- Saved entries
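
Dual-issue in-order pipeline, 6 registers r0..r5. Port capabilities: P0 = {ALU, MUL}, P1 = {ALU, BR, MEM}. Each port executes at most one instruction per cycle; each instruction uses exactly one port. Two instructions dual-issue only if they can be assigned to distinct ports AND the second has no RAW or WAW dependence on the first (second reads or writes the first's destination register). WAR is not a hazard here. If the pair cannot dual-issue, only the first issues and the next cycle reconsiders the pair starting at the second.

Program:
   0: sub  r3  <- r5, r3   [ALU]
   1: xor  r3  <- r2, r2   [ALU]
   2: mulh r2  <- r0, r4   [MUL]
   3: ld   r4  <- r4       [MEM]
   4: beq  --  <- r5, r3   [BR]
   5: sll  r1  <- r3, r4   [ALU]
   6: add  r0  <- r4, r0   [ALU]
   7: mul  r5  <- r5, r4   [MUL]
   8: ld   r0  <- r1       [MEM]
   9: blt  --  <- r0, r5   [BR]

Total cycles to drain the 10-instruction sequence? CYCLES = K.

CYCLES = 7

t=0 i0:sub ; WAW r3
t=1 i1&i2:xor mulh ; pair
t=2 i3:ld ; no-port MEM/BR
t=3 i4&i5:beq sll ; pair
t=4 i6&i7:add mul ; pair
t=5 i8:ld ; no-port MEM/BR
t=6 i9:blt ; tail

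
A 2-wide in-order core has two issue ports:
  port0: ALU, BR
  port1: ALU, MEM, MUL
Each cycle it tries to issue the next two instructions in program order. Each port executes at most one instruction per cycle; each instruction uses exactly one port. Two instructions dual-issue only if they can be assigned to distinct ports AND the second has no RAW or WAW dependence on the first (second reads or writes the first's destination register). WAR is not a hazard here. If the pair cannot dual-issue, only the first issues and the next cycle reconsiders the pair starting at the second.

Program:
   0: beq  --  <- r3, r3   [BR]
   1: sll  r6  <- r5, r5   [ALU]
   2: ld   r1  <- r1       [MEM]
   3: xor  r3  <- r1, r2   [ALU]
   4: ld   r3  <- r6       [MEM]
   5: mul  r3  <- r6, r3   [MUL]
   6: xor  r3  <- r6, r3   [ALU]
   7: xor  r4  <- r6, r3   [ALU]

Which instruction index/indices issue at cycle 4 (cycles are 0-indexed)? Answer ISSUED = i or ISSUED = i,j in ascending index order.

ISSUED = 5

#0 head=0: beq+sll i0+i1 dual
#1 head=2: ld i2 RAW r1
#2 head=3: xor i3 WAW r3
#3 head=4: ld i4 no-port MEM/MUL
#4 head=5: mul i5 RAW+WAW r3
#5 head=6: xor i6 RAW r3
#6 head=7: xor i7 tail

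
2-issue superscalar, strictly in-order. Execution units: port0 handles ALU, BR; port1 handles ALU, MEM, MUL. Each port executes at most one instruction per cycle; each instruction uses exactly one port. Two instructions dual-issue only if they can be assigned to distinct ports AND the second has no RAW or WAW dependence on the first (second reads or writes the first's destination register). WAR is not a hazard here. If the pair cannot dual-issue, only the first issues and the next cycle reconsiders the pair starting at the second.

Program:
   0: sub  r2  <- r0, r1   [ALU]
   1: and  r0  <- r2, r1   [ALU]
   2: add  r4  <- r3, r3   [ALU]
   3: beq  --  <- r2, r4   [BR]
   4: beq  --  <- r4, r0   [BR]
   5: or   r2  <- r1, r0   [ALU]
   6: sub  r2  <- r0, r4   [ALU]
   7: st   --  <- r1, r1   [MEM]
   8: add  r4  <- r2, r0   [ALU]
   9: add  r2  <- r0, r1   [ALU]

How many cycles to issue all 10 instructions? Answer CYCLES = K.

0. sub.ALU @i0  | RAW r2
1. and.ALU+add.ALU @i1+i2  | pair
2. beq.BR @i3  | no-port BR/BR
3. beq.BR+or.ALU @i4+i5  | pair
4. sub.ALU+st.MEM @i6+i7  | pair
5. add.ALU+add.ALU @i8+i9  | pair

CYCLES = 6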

- Task description
The answer must be an exact copy of every entry.

- Task response
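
Dual-issue in-order pipeline, 6 registers r0..r5. Port capabilities: P0 = {ALU, MUL}, P1 = {ALU, BR, MEM}. Each port executes at most one instruction per cycle; each instruction uses exactly one port. Two instructions dual-issue only if they can be assigned to distinct ports AND the second has no RAW or WAW dependence on the first (second reads or writes the first's destination register). WAR is not a hazard here. If the pair cannot dual-issue, only the first issues and the next cycle reconsiders the pair starting at the second.

Program:
   0: sub  r3  <- r5, r3   [ALU]
   1: xor  r3  <- r2, r2   [ALU]
   2: mulh r2  <- r0, r4   [MUL]
   3: ld   r4  <- r4       [MEM]
   4: beq  --  <- r5, r3   [BR]
   5: sll  r1  <- r3, r4   [ALU]
   6: add  r0  <- r4, r0   [ALU]
   7: mul  r5  <- r5, r4   [MUL]
   8: ld   r0  <- r1       [MEM]
   9: blt  --  <- r0, r5   [BR]

Total cycles to drain the 10-instruction sequence? CYCLES = K.

CYCLES = 7

t=0 i0:sub ; WAW r3
t=1 i1&i2:xor mulh ; pair
t=2 i3:ld ; no-port MEM/BR
t=3 i4&i5:beq sll ; pair
t=4 i6&i7:add mul ; pair
t=5 i8:ld ; no-port MEM/BR
t=6 i9:blt ; tail

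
A 2-wide in-order core has two issue ports:
  port0: ALU, BR
  port1: ALU, MEM, MUL
Each cycle it tries to issue the next two instructions in program order. Each port executes at most one instruction per cycle; each instruction uses exactly one port. Two instructions dual-issue only if they can be assigned to distinct ports AND the second has no RAW or WAW dependence on the first (second reads or writes the first's destination register). WAR is not a hazard here. If the pair cannot dual-issue, only the first issues and the next cycle reconsiders the pair starting at the second.

Program:
   0: beq  --  <- r3, r3   [BR]
   1: sll  r6  <- r5, r5   [ALU]
   2: ld   r1  <- r1       [MEM]
   3: xor  r3  <- r1, r2   [ALU]
   4: ld   r3  <- r6       [MEM]
   5: mul  r3  <- r6, r3   [MUL]
   6: xor  r3  <- r6, r3   [ALU]
   7: xor  r4  <- r6, r3   [ALU]

Which instruction index/indices issue at cycle 4 (cycles are 0-indexed)? Answer ISSUED = i or ISSUED = i,j in ascending index order.

ISSUED = 5

#0 head=0: beq+sll i0+i1 dual
#1 head=2: ld i2 RAW r1
#2 head=3: xor i3 WAW r3
#3 head=4: ld i4 no-port MEM/MUL
#4 head=5: mul i5 RAW+WAW r3
#5 head=6: xor i6 RAW r3
#6 head=7: xor i7 tail

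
2-issue superscalar, strictly in-order. Execution units: port0 handles ALU, BR; port1 handles ALU, MEM, MUL. Each port executes at most one instruction per cycle; each instruction uses exactly one port. Two instructions dual-issue only if they can be assigned to distinct ports AND the second has no RAW or WAW dependence on the first (second reads or writes the first's destination register). WAR is not a hazard here. If the pair cannot dual-issue, only the first issues and the next cycle reconsiders the pair starting at the second.

Program:
   0: sub  r2  <- r0, r1   [ALU]
   1: and  r0  <- r2, r1   [ALU]
   2: add  r4  <- r3, r3   [ALU]
   3: beq  --  <- r2, r4   [BR]
   4: beq  --  <- r4, r0   [BR]
   5: or   r2  <- r1, r0   [ALU]
   6: sub  r2  <- r0, r4   [ALU]
   7: st   --  <- r1, r1   [MEM]
   8: add  r4  <- r2, r0   [ALU]
   9: add  r2  <- r0, r1   [ALU]

How many cycles to issue all 10 instructions? Answer CYCLES = K.

0. sub.ALU @i0  | RAW r2
1. and.ALU+add.ALU @i1+i2  | pair
2. beq.BR @i3  | no-port BR/BR
3. beq.BR+or.ALU @i4+i5  | pair
4. sub.ALU+st.MEM @i6+i7  | pair
5. add.ALU+add.ALU @i8+i9  | pair

CYCLES = 6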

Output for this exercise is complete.